● **RECORD EXCERPTS**:

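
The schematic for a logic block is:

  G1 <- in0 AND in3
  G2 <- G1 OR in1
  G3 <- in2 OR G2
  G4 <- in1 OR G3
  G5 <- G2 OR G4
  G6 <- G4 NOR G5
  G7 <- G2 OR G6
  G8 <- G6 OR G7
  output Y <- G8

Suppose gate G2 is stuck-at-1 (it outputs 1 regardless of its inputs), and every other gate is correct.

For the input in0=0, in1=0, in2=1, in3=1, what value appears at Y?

1

Propagate with G2 forced: G1=0, G2=1 [stuck-at-1], G3=1, G4=1, G5=1, G6=0, G7=1, G8=1.
So Y = 1. (Without the fault it would be 0.)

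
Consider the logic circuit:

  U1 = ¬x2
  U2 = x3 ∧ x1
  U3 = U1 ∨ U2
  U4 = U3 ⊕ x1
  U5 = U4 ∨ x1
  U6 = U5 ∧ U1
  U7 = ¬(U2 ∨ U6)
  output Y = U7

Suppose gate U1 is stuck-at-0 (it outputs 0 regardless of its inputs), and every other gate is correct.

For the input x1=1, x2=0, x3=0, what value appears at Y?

1

Propagate with U1 forced: U1=0 [stuck-at-0], U2=0, U3=0, U4=1, U5=1, U6=0, U7=1.
So Y = 1. (Without the fault it would be 0.)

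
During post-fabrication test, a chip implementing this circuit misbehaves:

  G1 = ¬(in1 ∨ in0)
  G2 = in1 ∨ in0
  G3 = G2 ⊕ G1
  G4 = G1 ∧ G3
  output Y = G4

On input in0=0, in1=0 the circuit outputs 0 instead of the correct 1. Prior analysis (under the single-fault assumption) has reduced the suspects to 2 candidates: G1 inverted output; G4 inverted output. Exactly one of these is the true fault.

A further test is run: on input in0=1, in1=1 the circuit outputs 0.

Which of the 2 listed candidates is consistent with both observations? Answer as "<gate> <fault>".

G1 inverted output

Evaluate each candidate on input in0=1, in1=1:
  G1 inverted output: G1=1 [inverted output], G2=1, G3=0, G4=0 → 0 — matches
  G4 inverted output: G1=0, G2=1, G3=1, G4=1 [inverted output] → 1 — eliminated
Only G1 inverted output reproduces the observed 0.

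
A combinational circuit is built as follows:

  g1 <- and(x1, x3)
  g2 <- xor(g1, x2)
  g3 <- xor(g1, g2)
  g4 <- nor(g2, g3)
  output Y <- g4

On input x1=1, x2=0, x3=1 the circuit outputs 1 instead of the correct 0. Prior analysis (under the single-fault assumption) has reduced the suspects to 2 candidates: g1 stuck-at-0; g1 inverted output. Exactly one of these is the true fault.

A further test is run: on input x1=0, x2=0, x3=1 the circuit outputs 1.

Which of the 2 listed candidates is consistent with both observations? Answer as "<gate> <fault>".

g1 stuck-at-0

Evaluate each candidate on input x1=0, x2=0, x3=1:
  g1 stuck-at-0: g1=0 [stuck-at-0], g2=0, g3=0, g4=1 → 1 — matches
  g1 inverted output: g1=1 [inverted output], g2=1, g3=0, g4=0 → 0 — eliminated
Only g1 stuck-at-0 reproduces the observed 1.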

● **EXERCISE DESCRIPTION**: The output should be exactly the lines above from the line containing "G8 <- G6 OR G7" to the line containing "U6 = U5 ∧ U1", inclusive, with no other lines.

● **OUTPUT**:
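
  G8 <- G6 OR G7
  output Y <- G8

Suppose gate G2 is stuck-at-1 (it outputs 1 regardless of its inputs), and every other gate is correct.

For the input in0=0, in1=0, in2=1, in3=1, what value appears at Y?

1

Propagate with G2 forced: G1=0, G2=1 [stuck-at-1], G3=1, G4=1, G5=1, G6=0, G7=1, G8=1.
So Y = 1. (Without the fault it would be 0.)

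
Consider the logic circuit:

  U1 = ¬x2
  U2 = x3 ∧ x1
  U3 = U1 ∨ U2
  U4 = U3 ⊕ x1
  U5 = U4 ∨ x1
  U6 = U5 ∧ U1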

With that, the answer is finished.